▶ [Data provided]
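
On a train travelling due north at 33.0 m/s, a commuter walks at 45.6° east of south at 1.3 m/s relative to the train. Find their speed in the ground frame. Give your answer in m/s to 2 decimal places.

Taking east as x and north as y: train velocity = (0.000, 33.000) m/s; commuter velocity relative to train = (0.929, -0.910) m/s.
Velocity relative to ground = (0.000, 33.000) + (0.929, -0.910) = (0.929, 32.090) m/s.
Speed = |(0.929, 32.090)| = 32.104 m/s.

32.10 m/s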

▶ [Problem description] Set down the full listing a second time, exactly as given.

▶ [Solution for this problem]
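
On a train travelling due north at 33.0 m/s, a commuter walks at 45.6° east of south at 1.3 m/s relative to the train. Find their speed in the ground frame. Give your answer in m/s to 2 decimal places.

Taking east as x and north as y: train velocity = (0.000, 33.000) m/s; commuter velocity relative to train = (0.929, -0.910) m/s.
Velocity relative to ground = (0.000, 33.000) + (0.929, -0.910) = (0.929, 32.090) m/s.
Speed = |(0.929, 32.090)| = 32.104 m/s.

32.10 m/s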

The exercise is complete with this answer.